__Description of the task__: Please output exactly the part of the records below that opens with the line containing "Let 2 + P = (10" and closes with the line containing "Answer: 416657126549/446456099466 ≈ 0.93325", both lines included, and nothing else.

__Provided records__:

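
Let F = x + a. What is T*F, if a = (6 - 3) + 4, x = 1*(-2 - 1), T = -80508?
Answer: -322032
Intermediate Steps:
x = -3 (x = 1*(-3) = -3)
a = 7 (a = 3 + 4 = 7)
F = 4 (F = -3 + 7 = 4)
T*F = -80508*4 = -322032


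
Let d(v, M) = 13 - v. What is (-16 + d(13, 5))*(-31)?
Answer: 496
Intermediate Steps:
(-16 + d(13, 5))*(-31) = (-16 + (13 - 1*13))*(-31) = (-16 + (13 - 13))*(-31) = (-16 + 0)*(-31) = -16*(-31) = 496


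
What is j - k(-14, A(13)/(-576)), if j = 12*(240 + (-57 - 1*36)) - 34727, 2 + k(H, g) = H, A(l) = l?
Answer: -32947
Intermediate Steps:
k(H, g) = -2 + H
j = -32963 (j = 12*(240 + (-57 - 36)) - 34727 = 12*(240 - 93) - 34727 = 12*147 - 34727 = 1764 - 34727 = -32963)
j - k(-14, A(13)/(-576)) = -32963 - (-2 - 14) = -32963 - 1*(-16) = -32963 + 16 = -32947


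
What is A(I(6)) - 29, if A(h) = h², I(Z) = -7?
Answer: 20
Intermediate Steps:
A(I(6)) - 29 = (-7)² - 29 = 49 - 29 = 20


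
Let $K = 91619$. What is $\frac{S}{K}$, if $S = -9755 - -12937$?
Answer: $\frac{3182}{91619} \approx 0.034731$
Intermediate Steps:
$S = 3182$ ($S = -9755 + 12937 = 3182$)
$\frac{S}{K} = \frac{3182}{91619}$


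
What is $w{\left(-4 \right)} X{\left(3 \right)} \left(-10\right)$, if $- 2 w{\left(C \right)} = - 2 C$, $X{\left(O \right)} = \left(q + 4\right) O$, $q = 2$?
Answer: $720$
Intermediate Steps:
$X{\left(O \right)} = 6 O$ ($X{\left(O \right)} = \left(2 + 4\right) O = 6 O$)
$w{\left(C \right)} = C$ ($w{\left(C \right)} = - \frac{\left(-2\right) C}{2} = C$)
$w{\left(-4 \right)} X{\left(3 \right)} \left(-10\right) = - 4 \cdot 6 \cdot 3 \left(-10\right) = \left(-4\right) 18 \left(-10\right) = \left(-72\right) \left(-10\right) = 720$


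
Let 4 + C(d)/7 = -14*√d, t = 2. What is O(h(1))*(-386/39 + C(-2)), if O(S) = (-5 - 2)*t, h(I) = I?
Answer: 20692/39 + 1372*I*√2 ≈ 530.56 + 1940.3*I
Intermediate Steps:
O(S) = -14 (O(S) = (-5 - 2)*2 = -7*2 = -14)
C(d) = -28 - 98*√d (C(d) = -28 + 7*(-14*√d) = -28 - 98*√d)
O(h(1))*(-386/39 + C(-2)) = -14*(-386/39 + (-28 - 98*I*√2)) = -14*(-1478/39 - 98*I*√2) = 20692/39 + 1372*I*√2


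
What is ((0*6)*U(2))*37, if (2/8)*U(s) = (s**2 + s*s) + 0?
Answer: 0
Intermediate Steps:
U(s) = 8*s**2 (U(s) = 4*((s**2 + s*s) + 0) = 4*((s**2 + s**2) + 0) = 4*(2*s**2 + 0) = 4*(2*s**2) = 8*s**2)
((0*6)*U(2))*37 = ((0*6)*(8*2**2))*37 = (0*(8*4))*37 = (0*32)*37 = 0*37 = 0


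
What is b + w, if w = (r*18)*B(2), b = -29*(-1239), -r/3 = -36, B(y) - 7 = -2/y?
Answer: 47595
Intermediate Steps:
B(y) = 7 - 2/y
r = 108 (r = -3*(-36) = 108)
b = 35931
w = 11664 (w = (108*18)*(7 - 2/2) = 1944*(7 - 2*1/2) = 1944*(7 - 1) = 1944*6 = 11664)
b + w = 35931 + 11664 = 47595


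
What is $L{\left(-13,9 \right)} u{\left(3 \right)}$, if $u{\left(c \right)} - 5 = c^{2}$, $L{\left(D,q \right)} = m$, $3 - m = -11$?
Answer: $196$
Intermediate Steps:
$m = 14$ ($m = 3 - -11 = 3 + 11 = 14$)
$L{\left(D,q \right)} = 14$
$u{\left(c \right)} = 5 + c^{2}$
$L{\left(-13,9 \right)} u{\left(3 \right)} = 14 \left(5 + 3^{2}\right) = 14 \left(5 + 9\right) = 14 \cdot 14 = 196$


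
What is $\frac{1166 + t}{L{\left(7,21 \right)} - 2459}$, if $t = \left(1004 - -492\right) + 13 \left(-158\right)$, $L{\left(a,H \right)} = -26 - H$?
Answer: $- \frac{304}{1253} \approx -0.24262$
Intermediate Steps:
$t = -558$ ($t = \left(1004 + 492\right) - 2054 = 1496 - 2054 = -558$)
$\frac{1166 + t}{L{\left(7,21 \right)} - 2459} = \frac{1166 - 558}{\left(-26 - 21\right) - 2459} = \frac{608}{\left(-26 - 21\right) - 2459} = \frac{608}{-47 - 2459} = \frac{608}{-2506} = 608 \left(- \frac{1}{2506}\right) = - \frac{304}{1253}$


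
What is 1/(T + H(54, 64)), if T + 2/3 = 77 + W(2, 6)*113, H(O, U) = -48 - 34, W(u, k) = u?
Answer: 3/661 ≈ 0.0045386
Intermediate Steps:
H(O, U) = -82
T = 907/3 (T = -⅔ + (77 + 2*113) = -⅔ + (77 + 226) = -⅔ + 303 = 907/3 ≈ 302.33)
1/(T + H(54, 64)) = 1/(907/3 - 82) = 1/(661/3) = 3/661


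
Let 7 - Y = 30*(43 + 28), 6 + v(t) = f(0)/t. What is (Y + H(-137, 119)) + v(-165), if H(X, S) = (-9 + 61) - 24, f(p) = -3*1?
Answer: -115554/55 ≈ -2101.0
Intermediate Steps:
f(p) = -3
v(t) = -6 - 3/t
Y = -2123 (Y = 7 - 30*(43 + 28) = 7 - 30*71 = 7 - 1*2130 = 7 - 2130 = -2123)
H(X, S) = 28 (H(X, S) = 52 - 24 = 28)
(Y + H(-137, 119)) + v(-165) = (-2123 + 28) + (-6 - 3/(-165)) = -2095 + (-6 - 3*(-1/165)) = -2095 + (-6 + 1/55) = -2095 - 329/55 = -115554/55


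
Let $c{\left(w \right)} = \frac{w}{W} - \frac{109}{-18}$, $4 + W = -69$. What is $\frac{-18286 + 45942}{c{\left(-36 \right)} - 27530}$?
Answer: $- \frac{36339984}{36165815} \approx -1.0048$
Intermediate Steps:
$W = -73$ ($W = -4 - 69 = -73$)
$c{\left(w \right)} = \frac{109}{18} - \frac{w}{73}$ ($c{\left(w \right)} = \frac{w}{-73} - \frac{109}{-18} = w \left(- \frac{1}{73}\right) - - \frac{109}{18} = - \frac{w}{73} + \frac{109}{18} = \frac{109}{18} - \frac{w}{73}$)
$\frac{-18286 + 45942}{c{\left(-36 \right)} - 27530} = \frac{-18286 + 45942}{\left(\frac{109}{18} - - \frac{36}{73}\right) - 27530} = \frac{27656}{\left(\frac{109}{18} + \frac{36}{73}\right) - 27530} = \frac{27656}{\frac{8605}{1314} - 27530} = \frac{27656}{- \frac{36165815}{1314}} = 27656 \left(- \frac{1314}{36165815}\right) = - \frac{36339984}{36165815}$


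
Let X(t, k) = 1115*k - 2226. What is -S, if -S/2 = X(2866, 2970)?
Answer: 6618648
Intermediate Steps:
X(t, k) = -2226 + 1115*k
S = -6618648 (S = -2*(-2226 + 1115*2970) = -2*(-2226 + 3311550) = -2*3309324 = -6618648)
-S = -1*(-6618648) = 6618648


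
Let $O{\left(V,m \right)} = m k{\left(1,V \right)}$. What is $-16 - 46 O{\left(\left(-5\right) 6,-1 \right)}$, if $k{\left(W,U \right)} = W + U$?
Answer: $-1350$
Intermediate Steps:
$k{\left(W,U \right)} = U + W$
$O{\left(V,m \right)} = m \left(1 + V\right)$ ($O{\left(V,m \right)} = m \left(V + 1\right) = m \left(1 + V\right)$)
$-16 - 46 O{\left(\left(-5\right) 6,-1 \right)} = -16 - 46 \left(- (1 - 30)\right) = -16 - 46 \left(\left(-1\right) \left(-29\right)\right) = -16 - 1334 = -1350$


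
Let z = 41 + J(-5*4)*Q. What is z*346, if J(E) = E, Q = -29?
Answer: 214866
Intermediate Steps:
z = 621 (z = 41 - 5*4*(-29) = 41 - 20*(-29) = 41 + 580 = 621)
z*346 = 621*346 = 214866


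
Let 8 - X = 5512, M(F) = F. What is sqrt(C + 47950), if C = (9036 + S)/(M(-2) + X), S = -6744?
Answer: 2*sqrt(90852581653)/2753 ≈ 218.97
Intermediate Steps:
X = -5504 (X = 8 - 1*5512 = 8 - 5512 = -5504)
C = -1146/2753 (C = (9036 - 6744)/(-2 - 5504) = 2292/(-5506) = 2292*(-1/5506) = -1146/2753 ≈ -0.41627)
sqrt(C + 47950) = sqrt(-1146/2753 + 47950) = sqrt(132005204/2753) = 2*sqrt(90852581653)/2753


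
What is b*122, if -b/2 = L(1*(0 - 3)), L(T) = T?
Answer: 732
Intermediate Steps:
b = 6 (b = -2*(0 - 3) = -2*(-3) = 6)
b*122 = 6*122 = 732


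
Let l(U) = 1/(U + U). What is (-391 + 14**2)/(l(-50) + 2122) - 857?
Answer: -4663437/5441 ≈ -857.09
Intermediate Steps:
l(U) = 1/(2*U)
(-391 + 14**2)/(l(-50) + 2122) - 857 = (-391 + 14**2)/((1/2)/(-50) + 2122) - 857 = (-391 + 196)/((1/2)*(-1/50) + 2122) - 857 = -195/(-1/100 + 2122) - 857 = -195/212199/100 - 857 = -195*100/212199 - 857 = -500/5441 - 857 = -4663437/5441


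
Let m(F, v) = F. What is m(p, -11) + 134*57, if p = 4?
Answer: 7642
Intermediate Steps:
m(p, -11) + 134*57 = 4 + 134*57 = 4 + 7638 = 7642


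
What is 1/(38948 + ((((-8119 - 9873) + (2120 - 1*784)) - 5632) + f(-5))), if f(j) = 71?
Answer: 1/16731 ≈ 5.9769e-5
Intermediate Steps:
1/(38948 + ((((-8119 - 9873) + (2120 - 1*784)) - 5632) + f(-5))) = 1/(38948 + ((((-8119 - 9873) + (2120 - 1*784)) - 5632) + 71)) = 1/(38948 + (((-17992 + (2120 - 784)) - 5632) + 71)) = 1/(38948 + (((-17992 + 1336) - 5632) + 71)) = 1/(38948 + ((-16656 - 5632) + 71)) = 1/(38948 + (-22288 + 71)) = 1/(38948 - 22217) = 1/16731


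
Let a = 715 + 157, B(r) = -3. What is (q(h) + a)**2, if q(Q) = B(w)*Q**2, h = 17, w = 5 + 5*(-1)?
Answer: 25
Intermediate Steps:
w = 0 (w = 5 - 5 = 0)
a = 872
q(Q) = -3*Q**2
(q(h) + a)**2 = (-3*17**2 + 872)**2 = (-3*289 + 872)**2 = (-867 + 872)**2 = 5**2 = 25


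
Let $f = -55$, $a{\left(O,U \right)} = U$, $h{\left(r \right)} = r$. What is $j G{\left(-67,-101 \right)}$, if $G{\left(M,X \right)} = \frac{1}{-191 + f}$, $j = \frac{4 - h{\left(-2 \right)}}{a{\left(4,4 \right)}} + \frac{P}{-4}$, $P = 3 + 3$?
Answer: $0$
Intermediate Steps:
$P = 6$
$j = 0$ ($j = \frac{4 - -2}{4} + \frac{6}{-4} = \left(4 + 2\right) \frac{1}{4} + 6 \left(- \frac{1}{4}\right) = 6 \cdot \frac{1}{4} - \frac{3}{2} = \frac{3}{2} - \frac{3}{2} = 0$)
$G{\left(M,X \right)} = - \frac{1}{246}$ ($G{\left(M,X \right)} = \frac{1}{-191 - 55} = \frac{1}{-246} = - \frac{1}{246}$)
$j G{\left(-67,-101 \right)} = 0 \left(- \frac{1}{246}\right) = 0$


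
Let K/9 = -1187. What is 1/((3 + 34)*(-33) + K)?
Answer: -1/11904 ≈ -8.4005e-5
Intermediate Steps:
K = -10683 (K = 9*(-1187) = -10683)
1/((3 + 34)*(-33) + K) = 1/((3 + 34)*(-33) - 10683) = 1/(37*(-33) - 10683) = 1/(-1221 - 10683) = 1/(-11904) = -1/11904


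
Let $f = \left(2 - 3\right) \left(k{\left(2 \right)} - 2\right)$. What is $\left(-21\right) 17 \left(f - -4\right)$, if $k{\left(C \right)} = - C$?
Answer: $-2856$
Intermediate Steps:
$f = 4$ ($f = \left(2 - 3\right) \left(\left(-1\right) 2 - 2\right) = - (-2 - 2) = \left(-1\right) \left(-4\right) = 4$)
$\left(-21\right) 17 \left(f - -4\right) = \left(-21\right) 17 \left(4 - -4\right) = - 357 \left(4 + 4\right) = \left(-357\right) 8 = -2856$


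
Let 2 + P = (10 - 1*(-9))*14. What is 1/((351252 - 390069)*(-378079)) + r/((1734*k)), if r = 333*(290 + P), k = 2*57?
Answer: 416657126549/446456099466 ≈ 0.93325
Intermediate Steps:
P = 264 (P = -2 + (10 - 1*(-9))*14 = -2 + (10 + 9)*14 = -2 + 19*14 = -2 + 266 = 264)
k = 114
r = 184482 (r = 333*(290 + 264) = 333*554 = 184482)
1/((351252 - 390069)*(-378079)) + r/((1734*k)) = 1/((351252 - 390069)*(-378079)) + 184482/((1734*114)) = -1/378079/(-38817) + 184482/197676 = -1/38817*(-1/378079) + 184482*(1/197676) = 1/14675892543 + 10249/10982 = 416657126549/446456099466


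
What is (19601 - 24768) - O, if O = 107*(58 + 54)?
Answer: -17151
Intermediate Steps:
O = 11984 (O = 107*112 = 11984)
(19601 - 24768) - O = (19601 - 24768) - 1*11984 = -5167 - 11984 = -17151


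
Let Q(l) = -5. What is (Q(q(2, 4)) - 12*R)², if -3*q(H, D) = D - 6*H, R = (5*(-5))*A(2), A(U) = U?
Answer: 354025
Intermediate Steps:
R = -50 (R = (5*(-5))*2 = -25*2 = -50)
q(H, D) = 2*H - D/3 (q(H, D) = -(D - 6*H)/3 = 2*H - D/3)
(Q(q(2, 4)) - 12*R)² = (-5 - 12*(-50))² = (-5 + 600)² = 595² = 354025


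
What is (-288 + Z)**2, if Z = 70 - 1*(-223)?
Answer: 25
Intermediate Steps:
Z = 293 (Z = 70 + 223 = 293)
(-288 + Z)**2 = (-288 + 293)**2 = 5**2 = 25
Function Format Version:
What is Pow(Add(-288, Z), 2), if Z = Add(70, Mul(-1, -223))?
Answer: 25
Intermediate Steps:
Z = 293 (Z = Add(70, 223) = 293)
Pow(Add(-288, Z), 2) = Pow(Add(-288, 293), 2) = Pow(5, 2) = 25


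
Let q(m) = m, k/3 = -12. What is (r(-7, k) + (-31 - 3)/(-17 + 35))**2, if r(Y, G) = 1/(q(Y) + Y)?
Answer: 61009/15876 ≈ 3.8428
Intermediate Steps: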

__Task solution__:
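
Let 2 + P = (10 - 1*(-9))*14. What is 1/((351252 - 390069)*(-378079)) + r/((1734*k)), if r = 333*(290 + P), k = 2*57?
Answer: 416657126549/446456099466 ≈ 0.93325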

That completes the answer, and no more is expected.